* [EXERCISE BRIEF]:
Beginning at the top of the material, repeat each line exactly, and stop once the line with "Answer: $1252176$" has been written.
- Opening Delimiter -
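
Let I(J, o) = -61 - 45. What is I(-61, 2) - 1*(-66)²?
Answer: -4462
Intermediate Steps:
I(J, o) = -106
I(-61, 2) - 1*(-66)² = -106 - 1*(-66)² = -106 - 1*4356 = -106 - 4356 = -4462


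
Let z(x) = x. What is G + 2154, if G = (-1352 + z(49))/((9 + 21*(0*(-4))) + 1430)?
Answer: 3098303/1439 ≈ 2153.1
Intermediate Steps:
G = -1303/1439 (G = (-1352 + 49)/((9 + 21*(0*(-4))) + 1430) = -1303/((9 + 21*0) + 1430) = -1303/((9 + 0) + 1430) = -1303/(9 + 1430) = -1303/1439 ≈ -0.90549)
G + 2154 = -1303/1439 + 2154 = 3098303/1439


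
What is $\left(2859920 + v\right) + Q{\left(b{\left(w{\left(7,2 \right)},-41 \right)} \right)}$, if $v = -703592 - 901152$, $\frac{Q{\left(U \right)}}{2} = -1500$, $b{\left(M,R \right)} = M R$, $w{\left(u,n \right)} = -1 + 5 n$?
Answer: $1252176$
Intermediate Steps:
$Q{\left(U \right)} = -3000$ ($Q{\left(U \right)} = 2 \left(-1500\right) = -3000$)
$v = -1604744$
$\left(2859920 + v\right) + Q{\left(b{\left(w{\left(7,2 \right)},-41 \right)} \right)} = \left(2859920 - 1604744\right) - 3000 = 1255176 - 3000 = 1252176$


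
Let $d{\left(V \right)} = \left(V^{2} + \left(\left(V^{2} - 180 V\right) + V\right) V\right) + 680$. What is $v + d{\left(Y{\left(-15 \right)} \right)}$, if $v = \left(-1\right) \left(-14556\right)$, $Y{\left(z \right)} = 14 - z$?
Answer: $-110073$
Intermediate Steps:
$d{\left(V \right)} = 680 + V^{2} + V \left(V^{2} - 179 V\right)$ ($d{\left(V \right)} = \left(V^{2} + \left(V^{2} - 179 V\right) V\right) + 680 = \left(V^{2} + V \left(V^{2} - 179 V\right)\right) + 680 = 680 + V^{2} + V \left(V^{2} - 179 V\right)$)
$v = 14556$
$v + d{\left(Y{\left(-15 \right)} \right)} = 14556 + \left(680 + \left(14 - -15\right)^{3} - 178 \left(14 - -15\right)^{2}\right) = 14556 + \left(680 + \left(14 + 15\right)^{3} - 178 \left(14 + 15\right)^{2}\right) = 14556 + \left(680 + 29^{3} - 178 \cdot 29^{2}\right) = 14556 + \left(680 + 24389 - 149698\right) = 14556 - 124629 = -110073$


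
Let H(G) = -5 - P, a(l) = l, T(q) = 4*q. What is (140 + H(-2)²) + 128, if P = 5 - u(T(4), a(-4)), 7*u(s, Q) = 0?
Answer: 368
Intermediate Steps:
u(s, Q) = 0 (u(s, Q) = (⅐)*0 = 0)
P = 5 (P = 5 - 1*0 = 5 + 0 = 5)
H(G) = -10 (H(G) = -5 - 1*5 = -5 - 5 = -10)
(140 + H(-2)²) + 128 = (140 + (-10)²) + 128 = (140 + 100) + 128 = 240 + 128 = 368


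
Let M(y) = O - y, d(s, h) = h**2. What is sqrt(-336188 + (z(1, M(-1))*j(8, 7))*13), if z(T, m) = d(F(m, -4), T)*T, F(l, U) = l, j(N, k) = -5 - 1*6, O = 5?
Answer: I*sqrt(336331) ≈ 579.94*I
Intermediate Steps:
j(N, k) = -11 (j(N, k) = -5 - 6 = -11)
M(y) = 5 - y
z(T, m) = T**3 (z(T, m) = T**2*T = T**3)
sqrt(-336188 + (z(1, M(-1))*j(8, 7))*13) = sqrt(-336188 + (1**3*(-11))*13) = sqrt(-336188 + (1*(-11))*13) = sqrt(-336188 - 11*13) = sqrt(-336188 - 143) = sqrt(-336331) = I*sqrt(336331)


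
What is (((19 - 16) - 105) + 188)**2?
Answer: 7396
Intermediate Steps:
(((19 - 16) - 105) + 188)**2 = ((3 - 105) + 188)**2 = (-102 + 188)**2 = 86**2 = 7396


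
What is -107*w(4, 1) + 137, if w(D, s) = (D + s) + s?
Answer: -505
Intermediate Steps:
w(D, s) = D + 2*s
-107*w(4, 1) + 137 = -107*(4 + 2*1) + 137 = -107*(4 + 2) + 137 = -107*6 + 137 = -642 + 137 = -505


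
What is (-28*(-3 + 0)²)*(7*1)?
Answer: -1764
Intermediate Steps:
(-28*(-3 + 0)²)*(7*1) = -28*(-3)²*7 = -28*9*7 = -252*7 = -1764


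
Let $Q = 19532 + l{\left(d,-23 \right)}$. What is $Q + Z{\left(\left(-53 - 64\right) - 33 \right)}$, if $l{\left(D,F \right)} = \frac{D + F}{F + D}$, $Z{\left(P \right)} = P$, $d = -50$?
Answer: $19383$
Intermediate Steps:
$l{\left(D,F \right)} = 1$ ($l{\left(D,F \right)} = \frac{D + F}{D + F} = 1$)
$Q = 19533$ ($Q = 19532 + 1 = 19533$)
$Q + Z{\left(\left(-53 - 64\right) - 33 \right)} = 19533 - 150 = 19383$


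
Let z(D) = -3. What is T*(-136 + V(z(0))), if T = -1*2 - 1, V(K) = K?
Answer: 417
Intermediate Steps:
T = -3 (T = -2 - 1 = -3)
T*(-136 + V(z(0))) = -3*(-136 - 3) = -3*(-139) = 417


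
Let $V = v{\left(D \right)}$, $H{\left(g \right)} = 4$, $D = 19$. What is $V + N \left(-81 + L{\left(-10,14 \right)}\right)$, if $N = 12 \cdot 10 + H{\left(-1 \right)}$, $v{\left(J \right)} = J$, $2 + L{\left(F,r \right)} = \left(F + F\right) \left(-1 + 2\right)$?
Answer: $-12753$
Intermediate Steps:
$L{\left(F,r \right)} = -2 + 2 F$ ($L{\left(F,r \right)} = -2 + \left(F + F\right) \left(-1 + 2\right) = -2 + 2 F 1 = -2 + 2 F$)
$V = 19$
$N = 124$ ($N = 12 \cdot 10 + 4 = 120 + 4 = 124$)
$V + N \left(-81 + L{\left(-10,14 \right)}\right) = 19 + 124 \left(-81 + \left(-2 + 2 \left(-10\right)\right)\right) = 19 + 124 \left(-81 - 22\right) = 19 + 124 \left(-103\right) = 19 - 12772 = -12753$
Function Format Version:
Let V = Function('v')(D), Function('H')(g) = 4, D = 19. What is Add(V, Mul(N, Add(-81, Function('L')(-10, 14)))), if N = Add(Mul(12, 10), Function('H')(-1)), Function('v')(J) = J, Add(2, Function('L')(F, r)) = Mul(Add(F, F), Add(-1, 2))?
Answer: -12753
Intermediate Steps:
Function('L')(F, r) = Add(-2, Mul(2, F)) (Function('L')(F, r) = Add(-2, Mul(Add(F, F), Add(-1, 2))) = Add(-2, Mul(Mul(2, F), 1)) = Add(-2, Mul(2, F)))
V = 19
N = 124 (N = Add(Mul(12, 10), 4) = Add(120, 4) = 124)
Add(V, Mul(N, Add(-81, Function('L')(-10, 14)))) = Add(19, Mul(124, Add(-81, Add(-2, Mul(2, -10))))) = Add(19, Mul(124, Add(-81, Add(-2, -20)))) = Add(19, Mul(124, Add(-81, -22))) = Add(19, Mul(124, -103)) = Add(19, -12772) = -12753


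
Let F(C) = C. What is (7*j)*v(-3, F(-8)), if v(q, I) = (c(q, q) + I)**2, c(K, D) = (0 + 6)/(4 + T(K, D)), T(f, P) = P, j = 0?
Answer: 0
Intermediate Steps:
c(K, D) = 6/(4 + D) (c(K, D) = (0 + 6)/(4 + D) = 6/(4 + D))
v(q, I) = (I + 6/(4 + q))**2 (v(q, I) = (6/(4 + q) + I)**2 = (I + 6/(4 + q))**2)
(7*j)*v(-3, F(-8)) = (7*0)*(-8 + 6/(4 - 3))**2 = 0*(-8 + 6/1)**2 = 0*(-8 + 6*1)**2 = 0*(-8 + 6)**2 = 0*(-2)**2 = 0*4 = 0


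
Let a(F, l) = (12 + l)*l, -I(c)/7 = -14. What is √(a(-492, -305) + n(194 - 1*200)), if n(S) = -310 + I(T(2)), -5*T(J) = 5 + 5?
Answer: √89153 ≈ 298.58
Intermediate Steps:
T(J) = -2 (T(J) = -(5 + 5)/5 = -⅕*10 = -2)
I(c) = 98 (I(c) = -7*(-14) = 98)
a(F, l) = l*(12 + l)
n(S) = -212 (n(S) = -310 + 98 = -212)
√(a(-492, -305) + n(194 - 1*200)) = √(-305*(12 - 305) - 212) = √(-305*(-293) - 212) = √(89365 - 212) = √89153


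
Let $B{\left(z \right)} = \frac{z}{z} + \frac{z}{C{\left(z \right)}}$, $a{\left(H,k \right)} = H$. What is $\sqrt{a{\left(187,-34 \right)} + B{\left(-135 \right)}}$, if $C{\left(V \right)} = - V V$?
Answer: $\frac{\sqrt{380715}}{45} \approx 13.712$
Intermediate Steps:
$C{\left(V \right)} = - V^{2}$
$B{\left(z \right)} = 1 - \frac{1}{z}$ ($B{\left(z \right)} = \frac{z}{z} + \frac{z}{\left(-1\right) z^{2}} = 1 + z \left(- \frac{1}{z^{2}}\right) = 1 - \frac{1}{z}$)
$\sqrt{a{\left(187,-34 \right)} + B{\left(-135 \right)}} = \sqrt{187 + \frac{-1 - 135}{-135}} = \sqrt{187 - - \frac{136}{135}} = \sqrt{187 + \frac{136}{135}} = \sqrt{\frac{25381}{135}} = \frac{\sqrt{380715}}{45}$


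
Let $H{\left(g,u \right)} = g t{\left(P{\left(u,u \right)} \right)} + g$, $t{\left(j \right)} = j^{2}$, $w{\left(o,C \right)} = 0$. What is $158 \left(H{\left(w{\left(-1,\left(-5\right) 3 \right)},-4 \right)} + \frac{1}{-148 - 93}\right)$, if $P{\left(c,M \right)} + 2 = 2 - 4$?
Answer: $- \frac{158}{241} \approx -0.6556$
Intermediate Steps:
$P{\left(c,M \right)} = -4$ ($P{\left(c,M \right)} = -2 + \left(2 - 4\right) = -2 - 2 = -4$)
$H{\left(g,u \right)} = 17 g$ ($H{\left(g,u \right)} = g \left(-4\right)^{2} + g = g 16 + g = 16 g + g = 17 g$)
$158 \left(H{\left(w{\left(-1,\left(-5\right) 3 \right)},-4 \right)} + \frac{1}{-148 - 93}\right) = 158 \left(17 \cdot 0 + \frac{1}{-148 - 93}\right) = 158 \left(0 + \frac{1}{-241}\right) = 158 \left(0 - \frac{1}{241}\right) = 158 \left(- \frac{1}{241}\right) = - \frac{158}{241}$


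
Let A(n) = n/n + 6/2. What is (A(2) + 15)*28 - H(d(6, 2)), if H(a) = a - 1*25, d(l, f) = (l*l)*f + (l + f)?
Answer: 477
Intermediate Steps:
A(n) = 4 (A(n) = 1 + 6*(1/2) = 1 + 3 = 4)
d(l, f) = f + l + f*l**2 (d(l, f) = l**2*f + (f + l) = f*l**2 + (f + l) = f + l + f*l**2)
H(a) = -25 + a (H(a) = a - 25 = -25 + a)
(A(2) + 15)*28 - H(d(6, 2)) = (4 + 15)*28 - (-25 + (2 + 6 + 2*6**2)) = 19*28 - (-25 + (2 + 6 + 2*36)) = 532 - (-25 + (2 + 6 + 72)) = 532 - (-25 + 80) = 532 - 1*55 = 532 - 55 = 477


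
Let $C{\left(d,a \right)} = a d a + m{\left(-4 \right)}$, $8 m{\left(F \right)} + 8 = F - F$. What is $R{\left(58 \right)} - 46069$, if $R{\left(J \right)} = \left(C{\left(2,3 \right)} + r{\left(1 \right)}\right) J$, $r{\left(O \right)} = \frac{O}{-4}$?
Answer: $- \frac{90195}{2} \approx -45098.0$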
- Closing Delimiter -
* [RESULT FOR THIS EXERCISE]:
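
Let I(J, o) = -61 - 45. What is I(-61, 2) - 1*(-66)²?
Answer: -4462
Intermediate Steps:
I(J, o) = -106
I(-61, 2) - 1*(-66)² = -106 - 1*(-66)² = -106 - 1*4356 = -106 - 4356 = -4462


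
Let z(x) = x. What is G + 2154, if G = (-1352 + z(49))/((9 + 21*(0*(-4))) + 1430)?
Answer: 3098303/1439 ≈ 2153.1
Intermediate Steps:
G = -1303/1439 (G = (-1352 + 49)/((9 + 21*(0*(-4))) + 1430) = -1303/((9 + 21*0) + 1430) = -1303/((9 + 0) + 1430) = -1303/(9 + 1430) = -1303/1439 ≈ -0.90549)
G + 2154 = -1303/1439 + 2154 = 3098303/1439


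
What is $\left(2859920 + v\right) + Q{\left(b{\left(w{\left(7,2 \right)},-41 \right)} \right)}$, if $v = -703592 - 901152$, $\frac{Q{\left(U \right)}}{2} = -1500$, $b{\left(M,R \right)} = M R$, $w{\left(u,n \right)} = -1 + 5 n$?
Answer: $1252176$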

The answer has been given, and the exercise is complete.